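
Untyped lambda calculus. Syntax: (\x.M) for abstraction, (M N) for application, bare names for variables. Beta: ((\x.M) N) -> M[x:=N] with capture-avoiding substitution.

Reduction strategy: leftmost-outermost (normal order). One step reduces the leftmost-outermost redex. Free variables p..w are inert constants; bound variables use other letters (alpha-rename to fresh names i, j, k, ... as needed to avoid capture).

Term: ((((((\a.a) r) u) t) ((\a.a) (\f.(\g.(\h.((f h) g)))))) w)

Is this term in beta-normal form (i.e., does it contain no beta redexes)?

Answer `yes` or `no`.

Term: ((((((\a.a) r) u) t) ((\a.a) (\f.(\g.(\h.((f h) g)))))) w)
Found 2 beta redex(es).

Answer: no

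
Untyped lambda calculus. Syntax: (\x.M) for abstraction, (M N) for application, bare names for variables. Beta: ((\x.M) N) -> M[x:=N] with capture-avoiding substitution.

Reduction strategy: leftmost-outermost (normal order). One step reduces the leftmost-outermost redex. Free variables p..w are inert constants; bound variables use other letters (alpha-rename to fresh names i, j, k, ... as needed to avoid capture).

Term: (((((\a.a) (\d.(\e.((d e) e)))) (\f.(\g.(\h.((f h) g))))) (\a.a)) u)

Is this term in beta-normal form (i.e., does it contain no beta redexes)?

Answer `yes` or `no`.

Term: (((((\a.a) (\d.(\e.((d e) e)))) (\f.(\g.(\h.((f h) g))))) (\a.a)) u)
Found 1 beta redex(es).

Answer: no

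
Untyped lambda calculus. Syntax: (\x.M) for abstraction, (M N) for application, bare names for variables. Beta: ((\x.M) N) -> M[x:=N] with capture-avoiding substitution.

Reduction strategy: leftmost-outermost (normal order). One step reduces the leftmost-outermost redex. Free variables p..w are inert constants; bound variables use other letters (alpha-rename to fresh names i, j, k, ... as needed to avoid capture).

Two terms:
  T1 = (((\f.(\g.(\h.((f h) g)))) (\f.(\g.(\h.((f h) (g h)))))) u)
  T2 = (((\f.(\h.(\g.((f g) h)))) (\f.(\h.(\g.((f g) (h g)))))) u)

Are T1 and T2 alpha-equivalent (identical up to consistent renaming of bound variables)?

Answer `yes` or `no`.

Answer: yes

Derivation:
Term 1: (((\f.(\g.(\h.((f h) g)))) (\f.(\g.(\h.((f h) (g h)))))) u)
Term 2: (((\f.(\h.(\g.((f g) h)))) (\f.(\h.(\g.((f g) (h g)))))) u)
Alpha-equivalence: compare structure up to binder renaming.
Result: True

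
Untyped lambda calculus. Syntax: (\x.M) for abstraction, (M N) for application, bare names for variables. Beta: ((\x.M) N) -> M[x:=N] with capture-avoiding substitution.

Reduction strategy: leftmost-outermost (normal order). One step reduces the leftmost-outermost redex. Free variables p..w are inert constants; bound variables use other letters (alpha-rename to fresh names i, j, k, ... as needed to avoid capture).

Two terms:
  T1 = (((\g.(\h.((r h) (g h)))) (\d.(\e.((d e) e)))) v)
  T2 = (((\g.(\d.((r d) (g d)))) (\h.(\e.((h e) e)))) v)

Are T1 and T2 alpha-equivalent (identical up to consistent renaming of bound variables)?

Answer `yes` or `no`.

Term 1: (((\g.(\h.((r h) (g h)))) (\d.(\e.((d e) e)))) v)
Term 2: (((\g.(\d.((r d) (g d)))) (\h.(\e.((h e) e)))) v)
Alpha-equivalence: compare structure up to binder renaming.
Result: True

Answer: yes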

-- Exercise objective --
Output the full set of entries exactly as they were given.

-- Answer to this problem --
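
Untyped lambda calculus. Syntax: (\x.M) for abstraction, (M N) for application, bare names for variables. Beta: ((\x.M) N) -> M[x:=N] with capture-avoiding substitution.

Reduction strategy: leftmost-outermost (normal order). One step reduces the leftmost-outermost redex. Free variables p..w are inert constants; bound variables use other letters (alpha-rename to fresh names i, j, k, ... as needed to avoid capture).

Term: ((((((\a.a) r) u) t) ((\a.a) (\f.(\g.(\h.((f h) g)))))) w)

Is this term in beta-normal form (i.e., does it contain no beta redexes)?

Answer `yes` or `no`.

Term: ((((((\a.a) r) u) t) ((\a.a) (\f.(\g.(\h.((f h) g)))))) w)
Found 2 beta redex(es).

Answer: no

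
Untyped lambda calculus. Syntax: (\x.M) for abstraction, (M N) for application, bare names for variables. Beta: ((\x.M) N) -> M[x:=N] with capture-avoiding substitution.

Reduction strategy: leftmost-outermost (normal order). One step reduces the leftmost-outermost redex. Free variables p..w are inert constants; bound variables use other letters (alpha-rename to fresh names i, j, k, ... as needed to avoid capture).

Term: (((((\a.a) (\d.(\e.((d e) e)))) (\f.(\g.(\h.((f h) g))))) (\a.a)) u)

Is this term in beta-normal form (i.e., does it contain no beta redexes)?

Answer `yes` or `no`.

Term: (((((\a.a) (\d.(\e.((d e) e)))) (\f.(\g.(\h.((f h) g))))) (\a.a)) u)
Found 1 beta redex(es).

Answer: no

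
Untyped lambda calculus. Syntax: (\x.M) for abstraction, (M N) for application, bare names for variables. Beta: ((\x.M) N) -> M[x:=N] with capture-avoiding substitution.

Reduction strategy: leftmost-outermost (normal order). One step reduces the leftmost-outermost redex. Free variables p..w are inert constants; bound variables use other letters (alpha-rename to fresh names i, j, k, ... as needed to avoid capture).

Two terms:
  T1 = (((\f.(\g.(\h.((f h) g)))) (\f.(\g.(\h.((f h) (g h)))))) u)
  T2 = (((\f.(\h.(\g.((f g) h)))) (\f.(\h.(\g.((f g) (h g)))))) u)

Are T1 and T2 alpha-equivalent (identical up to consistent renaming of bound variables)?

Answer `yes` or `no`.

Answer: yes

Derivation:
Term 1: (((\f.(\g.(\h.((f h) g)))) (\f.(\g.(\h.((f h) (g h)))))) u)
Term 2: (((\f.(\h.(\g.((f g) h)))) (\f.(\h.(\g.((f g) (h g)))))) u)
Alpha-equivalence: compare structure up to binder renaming.
Result: True

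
Untyped lambda calculus. Syntax: (\x.M) for abstraction, (M N) for application, bare names for variables. Beta: ((\x.M) N) -> M[x:=N] with capture-avoiding substitution.

Reduction strategy: leftmost-outermost (normal order). One step reduces the leftmost-outermost redex. Free variables p..w are inert constants; bound variables use other letters (alpha-rename to fresh names i, j, k, ... as needed to avoid capture).

Two terms:
  T1 = (((\g.(\h.((r h) (g h)))) (\d.(\e.((d e) e)))) v)
  T2 = (((\g.(\d.((r d) (g d)))) (\h.(\e.((h e) e)))) v)

Are T1 and T2 alpha-equivalent (identical up to consistent renaming of bound variables)?

Answer `yes` or `no`.

Term 1: (((\g.(\h.((r h) (g h)))) (\d.(\e.((d e) e)))) v)
Term 2: (((\g.(\d.((r d) (g d)))) (\h.(\e.((h e) e)))) v)
Alpha-equivalence: compare structure up to binder renaming.
Result: True

Answer: yes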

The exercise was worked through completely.